Every line in the data below that has the word "where" should be returned.

(SUPPLIED MATERIAL begins)

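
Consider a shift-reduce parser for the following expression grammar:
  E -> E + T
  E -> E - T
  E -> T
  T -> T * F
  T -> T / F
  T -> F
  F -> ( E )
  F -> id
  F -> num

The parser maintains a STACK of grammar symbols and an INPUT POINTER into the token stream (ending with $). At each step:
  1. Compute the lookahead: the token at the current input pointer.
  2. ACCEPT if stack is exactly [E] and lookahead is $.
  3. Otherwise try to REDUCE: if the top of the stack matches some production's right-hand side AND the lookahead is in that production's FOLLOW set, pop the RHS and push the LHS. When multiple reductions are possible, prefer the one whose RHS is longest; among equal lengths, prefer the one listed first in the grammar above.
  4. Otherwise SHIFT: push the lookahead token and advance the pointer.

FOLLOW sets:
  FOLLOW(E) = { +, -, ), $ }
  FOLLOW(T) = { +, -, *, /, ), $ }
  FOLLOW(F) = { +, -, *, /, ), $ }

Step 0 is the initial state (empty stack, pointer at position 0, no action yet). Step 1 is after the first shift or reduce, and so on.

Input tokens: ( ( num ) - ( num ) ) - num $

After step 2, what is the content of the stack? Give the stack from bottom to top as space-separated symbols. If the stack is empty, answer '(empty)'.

Answer: ( (

Derivation:
Step 1: shift (. Stack=[(] ptr=1 lookahead=( remaining=[( num ) - ( num ) ) - num $]
Step 2: shift (. Stack=[( (] ptr=2 lookahead=num remaining=[num ) - ( num ) ) - num $]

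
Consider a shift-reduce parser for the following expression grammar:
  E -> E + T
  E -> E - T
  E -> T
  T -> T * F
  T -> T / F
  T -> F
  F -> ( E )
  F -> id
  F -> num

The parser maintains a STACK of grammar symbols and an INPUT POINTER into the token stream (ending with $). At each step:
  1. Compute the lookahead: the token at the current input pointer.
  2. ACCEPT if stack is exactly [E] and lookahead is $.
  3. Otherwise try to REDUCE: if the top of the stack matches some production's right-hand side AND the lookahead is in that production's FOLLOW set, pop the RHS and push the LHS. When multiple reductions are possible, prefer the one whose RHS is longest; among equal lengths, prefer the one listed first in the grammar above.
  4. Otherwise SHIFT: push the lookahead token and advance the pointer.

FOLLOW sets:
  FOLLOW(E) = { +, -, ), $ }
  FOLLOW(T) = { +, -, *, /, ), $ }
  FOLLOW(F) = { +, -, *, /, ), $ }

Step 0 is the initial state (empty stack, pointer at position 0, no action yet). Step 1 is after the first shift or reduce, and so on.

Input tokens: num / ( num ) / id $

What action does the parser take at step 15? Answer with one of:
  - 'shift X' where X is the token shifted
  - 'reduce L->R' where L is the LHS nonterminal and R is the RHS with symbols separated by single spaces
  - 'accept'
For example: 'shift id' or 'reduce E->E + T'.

Answer: reduce F->id

Derivation:
Step 1: shift num. Stack=[num] ptr=1 lookahead=/ remaining=[/ ( num ) / id $]
Step 2: reduce F->num. Stack=[F] ptr=1 lookahead=/ remaining=[/ ( num ) / id $]
Step 3: reduce T->F. Stack=[T] ptr=1 lookahead=/ remaining=[/ ( num ) / id $]
Step 4: shift /. Stack=[T /] ptr=2 lookahead=( remaining=[( num ) / id $]
Step 5: shift (. Stack=[T / (] ptr=3 lookahead=num remaining=[num ) / id $]
Step 6: shift num. Stack=[T / ( num] ptr=4 lookahead=) remaining=[) / id $]
Step 7: reduce F->num. Stack=[T / ( F] ptr=4 lookahead=) remaining=[) / id $]
Step 8: reduce T->F. Stack=[T / ( T] ptr=4 lookahead=) remaining=[) / id $]
Step 9: reduce E->T. Stack=[T / ( E] ptr=4 lookahead=) remaining=[) / id $]
Step 10: shift ). Stack=[T / ( E )] ptr=5 lookahead=/ remaining=[/ id $]
Step 11: reduce F->( E ). Stack=[T / F] ptr=5 lookahead=/ remaining=[/ id $]
Step 12: reduce T->T / F. Stack=[T] ptr=5 lookahead=/ remaining=[/ id $]
Step 13: shift /. Stack=[T /] ptr=6 lookahead=id remaining=[id $]
Step 14: shift id. Stack=[T / id] ptr=7 lookahead=$ remaining=[$]
Step 15: reduce F->id. Stack=[T / F] ptr=7 lookahead=$ remaining=[$]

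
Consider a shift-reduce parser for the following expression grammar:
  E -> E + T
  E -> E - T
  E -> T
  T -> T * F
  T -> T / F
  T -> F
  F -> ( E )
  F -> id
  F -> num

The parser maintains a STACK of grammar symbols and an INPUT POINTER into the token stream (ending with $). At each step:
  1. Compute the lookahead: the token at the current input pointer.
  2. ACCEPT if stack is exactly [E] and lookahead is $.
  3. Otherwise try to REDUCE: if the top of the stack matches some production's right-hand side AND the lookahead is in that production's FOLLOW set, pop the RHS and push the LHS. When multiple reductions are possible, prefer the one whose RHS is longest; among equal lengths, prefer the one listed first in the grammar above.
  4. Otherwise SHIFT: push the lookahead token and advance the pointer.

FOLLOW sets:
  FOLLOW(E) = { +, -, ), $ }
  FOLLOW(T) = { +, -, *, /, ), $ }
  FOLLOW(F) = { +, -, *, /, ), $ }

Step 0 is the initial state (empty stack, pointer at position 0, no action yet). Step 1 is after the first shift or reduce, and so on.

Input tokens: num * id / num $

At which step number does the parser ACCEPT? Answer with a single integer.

Step 1: shift num. Stack=[num] ptr=1 lookahead=* remaining=[* id / num $]
Step 2: reduce F->num. Stack=[F] ptr=1 lookahead=* remaining=[* id / num $]
Step 3: reduce T->F. Stack=[T] ptr=1 lookahead=* remaining=[* id / num $]
Step 4: shift *. Stack=[T *] ptr=2 lookahead=id remaining=[id / num $]
Step 5: shift id. Stack=[T * id] ptr=3 lookahead=/ remaining=[/ num $]
Step 6: reduce F->id. Stack=[T * F] ptr=3 lookahead=/ remaining=[/ num $]
Step 7: reduce T->T * F. Stack=[T] ptr=3 lookahead=/ remaining=[/ num $]
Step 8: shift /. Stack=[T /] ptr=4 lookahead=num remaining=[num $]
Step 9: shift num. Stack=[T / num] ptr=5 lookahead=$ remaining=[$]
Step 10: reduce F->num. Stack=[T / F] ptr=5 lookahead=$ remaining=[$]
Step 11: reduce T->T / F. Stack=[T] ptr=5 lookahead=$ remaining=[$]
Step 12: reduce E->T. Stack=[E] ptr=5 lookahead=$ remaining=[$]
Step 13: accept. Stack=[E] ptr=5 lookahead=$ remaining=[$]

Answer: 13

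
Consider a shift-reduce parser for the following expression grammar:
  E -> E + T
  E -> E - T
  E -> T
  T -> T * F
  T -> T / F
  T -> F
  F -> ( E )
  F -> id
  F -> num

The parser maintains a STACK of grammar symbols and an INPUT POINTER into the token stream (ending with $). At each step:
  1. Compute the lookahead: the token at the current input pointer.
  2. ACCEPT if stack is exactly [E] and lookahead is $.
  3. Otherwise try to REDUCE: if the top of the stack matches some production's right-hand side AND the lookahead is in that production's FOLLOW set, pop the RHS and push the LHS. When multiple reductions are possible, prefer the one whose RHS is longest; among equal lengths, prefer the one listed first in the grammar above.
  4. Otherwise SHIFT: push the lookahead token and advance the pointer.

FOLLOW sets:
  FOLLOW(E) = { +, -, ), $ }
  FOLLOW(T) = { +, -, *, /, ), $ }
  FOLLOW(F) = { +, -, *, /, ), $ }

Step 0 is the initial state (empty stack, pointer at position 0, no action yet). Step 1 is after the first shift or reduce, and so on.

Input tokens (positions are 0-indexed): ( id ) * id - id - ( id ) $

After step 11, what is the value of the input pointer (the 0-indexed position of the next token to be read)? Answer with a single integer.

Step 1: shift (. Stack=[(] ptr=1 lookahead=id remaining=[id ) * id - id - ( id ) $]
Step 2: shift id. Stack=[( id] ptr=2 lookahead=) remaining=[) * id - id - ( id ) $]
Step 3: reduce F->id. Stack=[( F] ptr=2 lookahead=) remaining=[) * id - id - ( id ) $]
Step 4: reduce T->F. Stack=[( T] ptr=2 lookahead=) remaining=[) * id - id - ( id ) $]
Step 5: reduce E->T. Stack=[( E] ptr=2 lookahead=) remaining=[) * id - id - ( id ) $]
Step 6: shift ). Stack=[( E )] ptr=3 lookahead=* remaining=[* id - id - ( id ) $]
Step 7: reduce F->( E ). Stack=[F] ptr=3 lookahead=* remaining=[* id - id - ( id ) $]
Step 8: reduce T->F. Stack=[T] ptr=3 lookahead=* remaining=[* id - id - ( id ) $]
Step 9: shift *. Stack=[T *] ptr=4 lookahead=id remaining=[id - id - ( id ) $]
Step 10: shift id. Stack=[T * id] ptr=5 lookahead=- remaining=[- id - ( id ) $]
Step 11: reduce F->id. Stack=[T * F] ptr=5 lookahead=- remaining=[- id - ( id ) $]

Answer: 5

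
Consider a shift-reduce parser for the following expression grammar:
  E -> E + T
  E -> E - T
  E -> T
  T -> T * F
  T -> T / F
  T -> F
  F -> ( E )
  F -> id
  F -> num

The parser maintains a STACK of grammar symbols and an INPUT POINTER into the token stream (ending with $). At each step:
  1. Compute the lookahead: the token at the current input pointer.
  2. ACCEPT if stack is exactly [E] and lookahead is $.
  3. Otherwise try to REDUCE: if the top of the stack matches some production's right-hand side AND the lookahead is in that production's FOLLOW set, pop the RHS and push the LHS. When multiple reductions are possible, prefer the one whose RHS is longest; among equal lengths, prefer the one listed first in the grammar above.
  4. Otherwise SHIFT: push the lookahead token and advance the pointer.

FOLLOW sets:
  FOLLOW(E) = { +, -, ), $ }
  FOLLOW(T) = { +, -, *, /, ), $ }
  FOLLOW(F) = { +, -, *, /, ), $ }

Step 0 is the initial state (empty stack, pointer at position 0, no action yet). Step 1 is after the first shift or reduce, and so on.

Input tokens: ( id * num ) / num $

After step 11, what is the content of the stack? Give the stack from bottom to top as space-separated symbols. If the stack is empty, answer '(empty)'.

Step 1: shift (. Stack=[(] ptr=1 lookahead=id remaining=[id * num ) / num $]
Step 2: shift id. Stack=[( id] ptr=2 lookahead=* remaining=[* num ) / num $]
Step 3: reduce F->id. Stack=[( F] ptr=2 lookahead=* remaining=[* num ) / num $]
Step 4: reduce T->F. Stack=[( T] ptr=2 lookahead=* remaining=[* num ) / num $]
Step 5: shift *. Stack=[( T *] ptr=3 lookahead=num remaining=[num ) / num $]
Step 6: shift num. Stack=[( T * num] ptr=4 lookahead=) remaining=[) / num $]
Step 7: reduce F->num. Stack=[( T * F] ptr=4 lookahead=) remaining=[) / num $]
Step 8: reduce T->T * F. Stack=[( T] ptr=4 lookahead=) remaining=[) / num $]
Step 9: reduce E->T. Stack=[( E] ptr=4 lookahead=) remaining=[) / num $]
Step 10: shift ). Stack=[( E )] ptr=5 lookahead=/ remaining=[/ num $]
Step 11: reduce F->( E ). Stack=[F] ptr=5 lookahead=/ remaining=[/ num $]

Answer: F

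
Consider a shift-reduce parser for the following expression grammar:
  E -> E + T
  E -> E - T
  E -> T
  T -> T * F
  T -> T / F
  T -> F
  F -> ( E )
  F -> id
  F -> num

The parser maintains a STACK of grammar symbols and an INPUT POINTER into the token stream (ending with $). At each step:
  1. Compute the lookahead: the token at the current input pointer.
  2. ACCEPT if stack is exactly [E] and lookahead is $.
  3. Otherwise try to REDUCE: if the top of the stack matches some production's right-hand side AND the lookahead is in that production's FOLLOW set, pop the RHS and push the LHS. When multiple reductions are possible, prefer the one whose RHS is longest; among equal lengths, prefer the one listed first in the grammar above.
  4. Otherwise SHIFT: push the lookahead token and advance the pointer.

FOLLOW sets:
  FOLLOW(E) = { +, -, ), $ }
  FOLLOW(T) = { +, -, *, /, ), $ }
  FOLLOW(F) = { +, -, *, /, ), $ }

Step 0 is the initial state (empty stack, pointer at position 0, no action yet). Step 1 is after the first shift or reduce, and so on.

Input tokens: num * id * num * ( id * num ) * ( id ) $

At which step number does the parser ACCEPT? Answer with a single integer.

Step 1: shift num. Stack=[num] ptr=1 lookahead=* remaining=[* id * num * ( id * num ) * ( id ) $]
Step 2: reduce F->num. Stack=[F] ptr=1 lookahead=* remaining=[* id * num * ( id * num ) * ( id ) $]
Step 3: reduce T->F. Stack=[T] ptr=1 lookahead=* remaining=[* id * num * ( id * num ) * ( id ) $]
Step 4: shift *. Stack=[T *] ptr=2 lookahead=id remaining=[id * num * ( id * num ) * ( id ) $]
Step 5: shift id. Stack=[T * id] ptr=3 lookahead=* remaining=[* num * ( id * num ) * ( id ) $]
Step 6: reduce F->id. Stack=[T * F] ptr=3 lookahead=* remaining=[* num * ( id * num ) * ( id ) $]
Step 7: reduce T->T * F. Stack=[T] ptr=3 lookahead=* remaining=[* num * ( id * num ) * ( id ) $]
Step 8: shift *. Stack=[T *] ptr=4 lookahead=num remaining=[num * ( id * num ) * ( id ) $]
Step 9: shift num. Stack=[T * num] ptr=5 lookahead=* remaining=[* ( id * num ) * ( id ) $]
Step 10: reduce F->num. Stack=[T * F] ptr=5 lookahead=* remaining=[* ( id * num ) * ( id ) $]
Step 11: reduce T->T * F. Stack=[T] ptr=5 lookahead=* remaining=[* ( id * num ) * ( id ) $]
Step 12: shift *. Stack=[T *] ptr=6 lookahead=( remaining=[( id * num ) * ( id ) $]
Step 13: shift (. Stack=[T * (] ptr=7 lookahead=id remaining=[id * num ) * ( id ) $]
Step 14: shift id. Stack=[T * ( id] ptr=8 lookahead=* remaining=[* num ) * ( id ) $]
Step 15: reduce F->id. Stack=[T * ( F] ptr=8 lookahead=* remaining=[* num ) * ( id ) $]
Step 16: reduce T->F. Stack=[T * ( T] ptr=8 lookahead=* remaining=[* num ) * ( id ) $]
Step 17: shift *. Stack=[T * ( T *] ptr=9 lookahead=num remaining=[num ) * ( id ) $]
Step 18: shift num. Stack=[T * ( T * num] ptr=10 lookahead=) remaining=[) * ( id ) $]
Step 19: reduce F->num. Stack=[T * ( T * F] ptr=10 lookahead=) remaining=[) * ( id ) $]
Step 20: reduce T->T * F. Stack=[T * ( T] ptr=10 lookahead=) remaining=[) * ( id ) $]
Step 21: reduce E->T. Stack=[T * ( E] ptr=10 lookahead=) remaining=[) * ( id ) $]
Step 22: shift ). Stack=[T * ( E )] ptr=11 lookahead=* remaining=[* ( id ) $]
Step 23: reduce F->( E ). Stack=[T * F] ptr=11 lookahead=* remaining=[* ( id ) $]
Step 24: reduce T->T * F. Stack=[T] ptr=11 lookahead=* remaining=[* ( id ) $]
Step 25: shift *. Stack=[T *] ptr=12 lookahead=( remaining=[( id ) $]
Step 26: shift (. Stack=[T * (] ptr=13 lookahead=id remaining=[id ) $]
Step 27: shift id. Stack=[T * ( id] ptr=14 lookahead=) remaining=[) $]
Step 28: reduce F->id. Stack=[T * ( F] ptr=14 lookahead=) remaining=[) $]
Step 29: reduce T->F. Stack=[T * ( T] ptr=14 lookahead=) remaining=[) $]
Step 30: reduce E->T. Stack=[T * ( E] ptr=14 lookahead=) remaining=[) $]
Step 31: shift ). Stack=[T * ( E )] ptr=15 lookahead=$ remaining=[$]
Step 32: reduce F->( E ). Stack=[T * F] ptr=15 lookahead=$ remaining=[$]
Step 33: reduce T->T * F. Stack=[T] ptr=15 lookahead=$ remaining=[$]
Step 34: reduce E->T. Stack=[E] ptr=15 lookahead=$ remaining=[$]
Step 35: accept. Stack=[E] ptr=15 lookahead=$ remaining=[$]

Answer: 35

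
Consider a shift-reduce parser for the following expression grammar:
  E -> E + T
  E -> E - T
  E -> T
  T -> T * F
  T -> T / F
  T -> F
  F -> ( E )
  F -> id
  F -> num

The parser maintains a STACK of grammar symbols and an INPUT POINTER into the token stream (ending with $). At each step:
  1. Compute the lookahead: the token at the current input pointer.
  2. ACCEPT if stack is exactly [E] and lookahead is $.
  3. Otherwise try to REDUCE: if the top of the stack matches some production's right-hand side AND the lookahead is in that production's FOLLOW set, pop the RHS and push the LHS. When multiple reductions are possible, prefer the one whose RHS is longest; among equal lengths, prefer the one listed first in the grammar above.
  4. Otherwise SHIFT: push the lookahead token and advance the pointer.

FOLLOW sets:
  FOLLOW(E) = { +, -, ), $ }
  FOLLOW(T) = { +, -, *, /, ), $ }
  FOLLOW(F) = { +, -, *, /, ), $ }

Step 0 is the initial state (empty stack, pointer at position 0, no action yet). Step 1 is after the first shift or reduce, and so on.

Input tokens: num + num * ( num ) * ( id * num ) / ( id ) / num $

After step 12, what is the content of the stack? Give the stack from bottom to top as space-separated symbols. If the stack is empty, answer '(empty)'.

Step 1: shift num. Stack=[num] ptr=1 lookahead=+ remaining=[+ num * ( num ) * ( id * num ) / ( id ) / num $]
Step 2: reduce F->num. Stack=[F] ptr=1 lookahead=+ remaining=[+ num * ( num ) * ( id * num ) / ( id ) / num $]
Step 3: reduce T->F. Stack=[T] ptr=1 lookahead=+ remaining=[+ num * ( num ) * ( id * num ) / ( id ) / num $]
Step 4: reduce E->T. Stack=[E] ptr=1 lookahead=+ remaining=[+ num * ( num ) * ( id * num ) / ( id ) / num $]
Step 5: shift +. Stack=[E +] ptr=2 lookahead=num remaining=[num * ( num ) * ( id * num ) / ( id ) / num $]
Step 6: shift num. Stack=[E + num] ptr=3 lookahead=* remaining=[* ( num ) * ( id * num ) / ( id ) / num $]
Step 7: reduce F->num. Stack=[E + F] ptr=3 lookahead=* remaining=[* ( num ) * ( id * num ) / ( id ) / num $]
Step 8: reduce T->F. Stack=[E + T] ptr=3 lookahead=* remaining=[* ( num ) * ( id * num ) / ( id ) / num $]
Step 9: shift *. Stack=[E + T *] ptr=4 lookahead=( remaining=[( num ) * ( id * num ) / ( id ) / num $]
Step 10: shift (. Stack=[E + T * (] ptr=5 lookahead=num remaining=[num ) * ( id * num ) / ( id ) / num $]
Step 11: shift num. Stack=[E + T * ( num] ptr=6 lookahead=) remaining=[) * ( id * num ) / ( id ) / num $]
Step 12: reduce F->num. Stack=[E + T * ( F] ptr=6 lookahead=) remaining=[) * ( id * num ) / ( id ) / num $]

Answer: E + T * ( F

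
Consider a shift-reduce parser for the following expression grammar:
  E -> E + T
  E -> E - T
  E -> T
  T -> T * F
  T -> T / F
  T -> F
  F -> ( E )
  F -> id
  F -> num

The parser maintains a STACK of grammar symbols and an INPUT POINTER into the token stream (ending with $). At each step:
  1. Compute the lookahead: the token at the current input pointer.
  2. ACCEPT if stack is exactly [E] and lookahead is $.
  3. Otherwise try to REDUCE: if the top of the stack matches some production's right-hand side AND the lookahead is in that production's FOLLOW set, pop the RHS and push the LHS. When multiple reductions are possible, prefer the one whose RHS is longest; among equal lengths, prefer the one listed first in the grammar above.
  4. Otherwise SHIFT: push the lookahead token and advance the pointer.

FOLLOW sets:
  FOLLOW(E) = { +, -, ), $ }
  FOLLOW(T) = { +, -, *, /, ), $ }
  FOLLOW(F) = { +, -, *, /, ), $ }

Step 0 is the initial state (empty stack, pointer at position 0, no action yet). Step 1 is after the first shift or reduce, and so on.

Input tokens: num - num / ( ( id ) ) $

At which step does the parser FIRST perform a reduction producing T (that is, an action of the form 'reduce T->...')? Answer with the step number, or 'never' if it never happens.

Step 1: shift num. Stack=[num] ptr=1 lookahead=- remaining=[- num / ( ( id ) ) $]
Step 2: reduce F->num. Stack=[F] ptr=1 lookahead=- remaining=[- num / ( ( id ) ) $]
Step 3: reduce T->F. Stack=[T] ptr=1 lookahead=- remaining=[- num / ( ( id ) ) $]

Answer: 3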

(SUPPLIED MATERIAL ends)

# EXPECTED ANSWER
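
  - 'shift X' where X is the token shifted
  - 'reduce L->R' where L is the LHS nonterminal and R is the RHS with symbols separated by single spaces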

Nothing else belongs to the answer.